◆ **EXERCISE REQUIREMENTS**
Each line from the one that contains "The shuttle kicks off 1" to the end of the material must be set down exactly, and no line before it.

☆ ☆ ☆

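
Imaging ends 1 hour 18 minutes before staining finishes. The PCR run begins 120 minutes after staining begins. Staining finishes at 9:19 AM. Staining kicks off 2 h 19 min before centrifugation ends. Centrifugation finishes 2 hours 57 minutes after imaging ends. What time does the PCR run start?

Imaging ends at 9:19 AM − 78 min = 8:01 AM.
Centrifugation ends at 8:01 AM + 177 min = 10:58 AM.
Staining starts at 10:58 AM − 139 min = 8:39 AM.
The PCR run starts at 8:39 AM + 120 min = 10:39 AM.

10:39 AM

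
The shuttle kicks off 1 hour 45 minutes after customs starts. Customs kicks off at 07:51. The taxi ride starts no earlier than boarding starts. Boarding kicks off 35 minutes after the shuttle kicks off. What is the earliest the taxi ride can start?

The shuttle starts at 07:51 + 105 min = 09:36.
Boarding starts at 09:36 + 35 min = 10:11.
The taxi ride is bounded by boarding, so the earliest it can start is 10:11.

10:11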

☆ ☆ ☆

◆ **REPLY TO THE TASK**
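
The shuttle kicks off 1 hour 45 minutes after customs starts. Customs kicks off at 07:51. The taxi ride starts no earlier than boarding starts. Boarding kicks off 35 minutes after the shuttle kicks off. What is the earliest the taxi ride can start?

The shuttle starts at 07:51 + 105 min = 09:36.
Boarding starts at 09:36 + 35 min = 10:11.
The taxi ride is bounded by boarding, so the earliest it can start is 10:11.

10:11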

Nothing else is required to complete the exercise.